# Directions for this task:
Tell how many lines in the data hold "Derivative", giving that figure alone.

(Data records)
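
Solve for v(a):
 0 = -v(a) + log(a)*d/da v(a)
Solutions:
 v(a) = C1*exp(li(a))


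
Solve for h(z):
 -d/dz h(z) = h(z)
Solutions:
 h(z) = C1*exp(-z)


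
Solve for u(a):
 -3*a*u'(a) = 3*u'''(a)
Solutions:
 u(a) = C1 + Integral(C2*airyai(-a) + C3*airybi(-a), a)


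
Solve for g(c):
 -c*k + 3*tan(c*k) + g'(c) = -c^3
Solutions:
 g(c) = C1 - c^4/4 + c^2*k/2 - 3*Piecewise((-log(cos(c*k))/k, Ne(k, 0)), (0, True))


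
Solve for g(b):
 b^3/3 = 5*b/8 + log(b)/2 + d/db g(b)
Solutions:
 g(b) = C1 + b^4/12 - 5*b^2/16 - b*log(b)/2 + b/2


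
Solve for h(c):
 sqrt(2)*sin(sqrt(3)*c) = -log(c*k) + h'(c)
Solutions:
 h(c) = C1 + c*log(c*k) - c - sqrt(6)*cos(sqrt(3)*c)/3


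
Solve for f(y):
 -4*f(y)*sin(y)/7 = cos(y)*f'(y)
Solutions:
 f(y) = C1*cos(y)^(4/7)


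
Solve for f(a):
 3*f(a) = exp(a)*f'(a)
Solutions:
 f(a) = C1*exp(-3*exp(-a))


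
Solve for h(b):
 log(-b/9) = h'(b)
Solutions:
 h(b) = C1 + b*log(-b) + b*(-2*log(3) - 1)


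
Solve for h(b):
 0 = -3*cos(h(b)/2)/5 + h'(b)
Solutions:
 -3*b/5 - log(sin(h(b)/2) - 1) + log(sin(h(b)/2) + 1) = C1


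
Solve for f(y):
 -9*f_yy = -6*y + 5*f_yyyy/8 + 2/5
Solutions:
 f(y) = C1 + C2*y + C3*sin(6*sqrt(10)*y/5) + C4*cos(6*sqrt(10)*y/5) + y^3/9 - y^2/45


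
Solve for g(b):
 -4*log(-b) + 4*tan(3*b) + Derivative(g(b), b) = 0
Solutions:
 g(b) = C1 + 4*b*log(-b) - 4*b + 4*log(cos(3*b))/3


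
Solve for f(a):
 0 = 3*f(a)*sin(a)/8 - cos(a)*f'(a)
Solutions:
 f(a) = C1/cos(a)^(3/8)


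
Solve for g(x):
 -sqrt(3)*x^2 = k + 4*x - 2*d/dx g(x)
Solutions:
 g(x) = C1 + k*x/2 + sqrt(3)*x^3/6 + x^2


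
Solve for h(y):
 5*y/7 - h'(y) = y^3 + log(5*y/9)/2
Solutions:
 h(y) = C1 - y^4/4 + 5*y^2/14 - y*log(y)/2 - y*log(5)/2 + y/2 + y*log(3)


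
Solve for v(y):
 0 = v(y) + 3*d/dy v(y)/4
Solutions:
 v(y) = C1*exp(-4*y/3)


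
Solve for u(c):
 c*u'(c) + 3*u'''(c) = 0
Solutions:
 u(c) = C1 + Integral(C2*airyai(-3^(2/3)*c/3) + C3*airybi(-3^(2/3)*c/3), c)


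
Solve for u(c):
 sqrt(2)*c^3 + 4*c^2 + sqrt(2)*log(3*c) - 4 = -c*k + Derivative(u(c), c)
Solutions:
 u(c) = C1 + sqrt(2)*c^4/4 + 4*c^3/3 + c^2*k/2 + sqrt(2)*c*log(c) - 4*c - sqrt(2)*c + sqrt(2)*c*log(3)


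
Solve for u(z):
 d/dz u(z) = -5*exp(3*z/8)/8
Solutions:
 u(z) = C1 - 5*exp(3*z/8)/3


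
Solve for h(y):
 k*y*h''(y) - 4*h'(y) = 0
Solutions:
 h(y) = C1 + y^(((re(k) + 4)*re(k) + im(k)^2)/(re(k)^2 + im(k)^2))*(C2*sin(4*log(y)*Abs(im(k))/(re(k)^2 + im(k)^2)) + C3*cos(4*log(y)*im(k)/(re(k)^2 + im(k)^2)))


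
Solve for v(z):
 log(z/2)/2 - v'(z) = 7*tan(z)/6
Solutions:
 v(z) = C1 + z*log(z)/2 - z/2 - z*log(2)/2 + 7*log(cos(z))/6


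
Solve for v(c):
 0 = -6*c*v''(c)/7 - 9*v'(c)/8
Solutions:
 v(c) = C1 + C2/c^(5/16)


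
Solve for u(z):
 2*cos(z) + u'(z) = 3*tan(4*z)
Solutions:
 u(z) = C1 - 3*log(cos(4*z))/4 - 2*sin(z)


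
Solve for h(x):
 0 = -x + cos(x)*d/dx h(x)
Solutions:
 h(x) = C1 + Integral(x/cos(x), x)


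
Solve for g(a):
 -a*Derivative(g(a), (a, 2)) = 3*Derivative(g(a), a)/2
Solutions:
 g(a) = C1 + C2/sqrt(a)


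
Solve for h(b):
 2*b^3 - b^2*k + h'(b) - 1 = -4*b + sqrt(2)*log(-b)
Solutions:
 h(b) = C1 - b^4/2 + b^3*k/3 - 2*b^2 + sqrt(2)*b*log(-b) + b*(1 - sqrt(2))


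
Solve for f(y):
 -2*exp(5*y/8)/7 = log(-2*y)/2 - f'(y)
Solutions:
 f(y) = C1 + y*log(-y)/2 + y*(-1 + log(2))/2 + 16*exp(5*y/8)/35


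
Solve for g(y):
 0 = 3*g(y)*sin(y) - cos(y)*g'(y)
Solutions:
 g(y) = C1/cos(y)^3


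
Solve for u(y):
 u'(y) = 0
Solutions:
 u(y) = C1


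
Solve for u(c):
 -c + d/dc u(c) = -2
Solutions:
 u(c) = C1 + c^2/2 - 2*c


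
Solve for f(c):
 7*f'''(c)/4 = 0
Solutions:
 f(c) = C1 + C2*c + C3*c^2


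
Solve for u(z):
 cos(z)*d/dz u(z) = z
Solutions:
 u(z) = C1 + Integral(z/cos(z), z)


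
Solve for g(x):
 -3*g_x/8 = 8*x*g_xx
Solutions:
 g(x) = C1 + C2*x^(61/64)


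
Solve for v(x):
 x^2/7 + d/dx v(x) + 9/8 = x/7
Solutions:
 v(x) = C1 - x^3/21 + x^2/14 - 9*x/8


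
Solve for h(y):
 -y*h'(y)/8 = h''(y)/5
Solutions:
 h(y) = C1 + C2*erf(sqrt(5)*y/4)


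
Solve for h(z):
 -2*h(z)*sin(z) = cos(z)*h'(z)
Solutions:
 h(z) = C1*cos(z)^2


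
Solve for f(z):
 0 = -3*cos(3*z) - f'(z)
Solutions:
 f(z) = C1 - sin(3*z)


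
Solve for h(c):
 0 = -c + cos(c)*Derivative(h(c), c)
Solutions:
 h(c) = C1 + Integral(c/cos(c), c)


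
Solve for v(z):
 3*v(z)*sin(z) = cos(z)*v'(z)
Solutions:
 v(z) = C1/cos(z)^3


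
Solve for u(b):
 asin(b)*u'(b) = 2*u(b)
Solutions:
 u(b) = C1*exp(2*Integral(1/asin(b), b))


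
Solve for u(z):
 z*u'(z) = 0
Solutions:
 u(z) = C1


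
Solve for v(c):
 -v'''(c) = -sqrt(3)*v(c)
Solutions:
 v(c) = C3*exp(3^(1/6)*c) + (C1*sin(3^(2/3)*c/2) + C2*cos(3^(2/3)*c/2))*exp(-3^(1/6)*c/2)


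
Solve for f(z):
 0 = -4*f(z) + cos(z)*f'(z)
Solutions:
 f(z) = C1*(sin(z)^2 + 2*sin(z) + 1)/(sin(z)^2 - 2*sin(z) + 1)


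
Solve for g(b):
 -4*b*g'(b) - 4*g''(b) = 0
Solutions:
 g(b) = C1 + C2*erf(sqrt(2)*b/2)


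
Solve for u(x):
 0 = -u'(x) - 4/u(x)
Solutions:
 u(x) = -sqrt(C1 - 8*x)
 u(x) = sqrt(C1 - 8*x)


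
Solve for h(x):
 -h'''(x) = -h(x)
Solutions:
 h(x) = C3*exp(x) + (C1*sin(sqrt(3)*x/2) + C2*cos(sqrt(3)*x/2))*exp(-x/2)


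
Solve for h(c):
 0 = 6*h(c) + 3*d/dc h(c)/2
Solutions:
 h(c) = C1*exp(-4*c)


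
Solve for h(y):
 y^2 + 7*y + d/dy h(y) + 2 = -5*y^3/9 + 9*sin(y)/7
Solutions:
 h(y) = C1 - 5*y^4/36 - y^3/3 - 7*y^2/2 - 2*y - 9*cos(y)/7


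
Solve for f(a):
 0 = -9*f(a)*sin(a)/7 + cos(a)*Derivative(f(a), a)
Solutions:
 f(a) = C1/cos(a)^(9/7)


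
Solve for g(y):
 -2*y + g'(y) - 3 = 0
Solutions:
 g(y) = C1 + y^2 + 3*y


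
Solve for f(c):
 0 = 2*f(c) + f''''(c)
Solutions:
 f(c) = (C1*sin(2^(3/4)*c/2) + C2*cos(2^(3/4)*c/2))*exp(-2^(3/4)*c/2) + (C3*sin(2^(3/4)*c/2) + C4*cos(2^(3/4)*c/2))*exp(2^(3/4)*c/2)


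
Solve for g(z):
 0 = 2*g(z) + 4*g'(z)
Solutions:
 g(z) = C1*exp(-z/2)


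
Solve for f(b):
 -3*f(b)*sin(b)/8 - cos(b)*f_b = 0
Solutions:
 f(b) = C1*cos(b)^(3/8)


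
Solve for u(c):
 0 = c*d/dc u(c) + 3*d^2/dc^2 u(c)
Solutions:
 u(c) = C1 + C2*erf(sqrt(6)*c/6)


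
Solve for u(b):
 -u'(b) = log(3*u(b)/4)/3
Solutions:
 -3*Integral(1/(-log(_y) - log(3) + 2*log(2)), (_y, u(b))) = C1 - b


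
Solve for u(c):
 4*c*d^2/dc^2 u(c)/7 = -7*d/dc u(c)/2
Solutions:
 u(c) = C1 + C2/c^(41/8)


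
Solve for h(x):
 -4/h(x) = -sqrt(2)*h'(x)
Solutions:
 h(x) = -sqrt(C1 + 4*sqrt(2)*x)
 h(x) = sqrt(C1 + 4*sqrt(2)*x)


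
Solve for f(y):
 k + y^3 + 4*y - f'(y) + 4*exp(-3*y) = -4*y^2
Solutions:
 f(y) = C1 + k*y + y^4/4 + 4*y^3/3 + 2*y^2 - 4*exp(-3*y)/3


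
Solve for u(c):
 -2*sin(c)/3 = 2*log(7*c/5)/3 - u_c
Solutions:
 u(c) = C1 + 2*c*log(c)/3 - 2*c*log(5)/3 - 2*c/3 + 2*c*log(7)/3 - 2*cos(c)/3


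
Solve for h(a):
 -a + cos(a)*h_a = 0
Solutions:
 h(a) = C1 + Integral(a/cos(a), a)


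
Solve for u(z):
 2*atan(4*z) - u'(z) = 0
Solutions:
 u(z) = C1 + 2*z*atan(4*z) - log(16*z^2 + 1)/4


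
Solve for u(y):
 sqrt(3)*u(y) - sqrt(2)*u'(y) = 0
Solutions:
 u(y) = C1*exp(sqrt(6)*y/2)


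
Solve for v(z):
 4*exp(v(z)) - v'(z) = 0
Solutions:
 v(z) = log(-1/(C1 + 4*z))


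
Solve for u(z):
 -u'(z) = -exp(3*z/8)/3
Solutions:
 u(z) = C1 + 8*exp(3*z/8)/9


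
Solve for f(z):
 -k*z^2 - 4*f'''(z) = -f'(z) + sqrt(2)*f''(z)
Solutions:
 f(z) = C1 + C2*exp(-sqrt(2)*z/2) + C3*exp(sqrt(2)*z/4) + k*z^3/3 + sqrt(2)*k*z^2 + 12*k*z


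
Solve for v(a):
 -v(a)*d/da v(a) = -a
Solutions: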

# Answer to this exercise:
5